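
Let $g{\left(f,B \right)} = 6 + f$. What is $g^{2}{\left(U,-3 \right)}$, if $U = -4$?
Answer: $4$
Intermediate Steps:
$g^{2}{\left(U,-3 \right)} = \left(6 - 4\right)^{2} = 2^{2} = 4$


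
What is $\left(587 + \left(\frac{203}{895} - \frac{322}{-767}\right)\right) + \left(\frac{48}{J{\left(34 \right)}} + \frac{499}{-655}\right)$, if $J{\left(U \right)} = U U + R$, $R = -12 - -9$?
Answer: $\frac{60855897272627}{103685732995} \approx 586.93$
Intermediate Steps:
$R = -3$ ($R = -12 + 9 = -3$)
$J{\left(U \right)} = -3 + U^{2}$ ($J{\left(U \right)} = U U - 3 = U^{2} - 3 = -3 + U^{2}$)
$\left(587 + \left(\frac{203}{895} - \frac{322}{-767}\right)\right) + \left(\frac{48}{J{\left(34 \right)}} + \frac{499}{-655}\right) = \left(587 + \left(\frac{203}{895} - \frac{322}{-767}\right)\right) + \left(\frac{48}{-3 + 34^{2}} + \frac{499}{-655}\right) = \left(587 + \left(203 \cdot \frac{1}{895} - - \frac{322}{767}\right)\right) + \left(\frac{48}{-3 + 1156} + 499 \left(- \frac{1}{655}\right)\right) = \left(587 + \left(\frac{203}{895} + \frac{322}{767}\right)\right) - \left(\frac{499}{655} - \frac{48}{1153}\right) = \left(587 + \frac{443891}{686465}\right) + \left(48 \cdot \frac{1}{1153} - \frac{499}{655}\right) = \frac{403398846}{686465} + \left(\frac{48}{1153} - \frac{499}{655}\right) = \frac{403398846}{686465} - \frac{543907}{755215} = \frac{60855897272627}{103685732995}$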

...

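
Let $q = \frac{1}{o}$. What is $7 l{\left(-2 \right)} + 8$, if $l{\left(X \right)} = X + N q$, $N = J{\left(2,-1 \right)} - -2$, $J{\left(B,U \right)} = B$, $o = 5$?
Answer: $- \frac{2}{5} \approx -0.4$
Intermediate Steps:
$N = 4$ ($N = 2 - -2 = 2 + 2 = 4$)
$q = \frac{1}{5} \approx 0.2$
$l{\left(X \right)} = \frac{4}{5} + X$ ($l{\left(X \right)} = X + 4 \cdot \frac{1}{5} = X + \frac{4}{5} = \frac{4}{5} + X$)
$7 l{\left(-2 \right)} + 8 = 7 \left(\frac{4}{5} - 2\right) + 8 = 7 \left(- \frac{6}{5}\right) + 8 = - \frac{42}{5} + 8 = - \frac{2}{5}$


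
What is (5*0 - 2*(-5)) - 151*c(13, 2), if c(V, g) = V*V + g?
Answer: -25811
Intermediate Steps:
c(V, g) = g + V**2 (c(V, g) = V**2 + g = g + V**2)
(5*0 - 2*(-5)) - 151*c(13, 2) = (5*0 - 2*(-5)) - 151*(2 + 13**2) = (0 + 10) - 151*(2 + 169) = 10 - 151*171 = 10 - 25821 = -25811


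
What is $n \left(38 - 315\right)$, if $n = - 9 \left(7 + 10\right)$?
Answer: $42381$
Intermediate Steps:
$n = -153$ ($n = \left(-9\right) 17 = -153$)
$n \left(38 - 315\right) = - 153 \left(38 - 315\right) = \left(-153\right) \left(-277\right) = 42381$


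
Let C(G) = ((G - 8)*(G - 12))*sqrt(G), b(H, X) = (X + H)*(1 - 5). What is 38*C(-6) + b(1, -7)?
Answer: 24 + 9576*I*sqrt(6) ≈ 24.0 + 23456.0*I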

* * *

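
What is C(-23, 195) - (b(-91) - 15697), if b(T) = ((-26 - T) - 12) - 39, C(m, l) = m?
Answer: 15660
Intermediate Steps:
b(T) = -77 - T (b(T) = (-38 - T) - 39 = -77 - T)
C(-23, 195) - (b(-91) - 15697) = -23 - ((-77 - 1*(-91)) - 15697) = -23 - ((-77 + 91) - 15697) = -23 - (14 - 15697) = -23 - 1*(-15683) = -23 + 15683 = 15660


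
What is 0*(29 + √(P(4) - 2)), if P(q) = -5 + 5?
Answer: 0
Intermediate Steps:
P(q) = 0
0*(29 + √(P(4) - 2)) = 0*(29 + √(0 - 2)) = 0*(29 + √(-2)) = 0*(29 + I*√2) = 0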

Your goal: Please transcribe exactly the lines above from the line that has "Let C(G) = ((G" up to and including the line that has "Answer: 24 +"; no other line belongs in the answer.

Answer to this exercise:
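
Let C(G) = ((G - 8)*(G - 12))*sqrt(G), b(H, X) = (X + H)*(1 - 5). What is 38*C(-6) + b(1, -7)?
Answer: 24 + 9576*I*sqrt(6) ≈ 24.0 + 23456.0*I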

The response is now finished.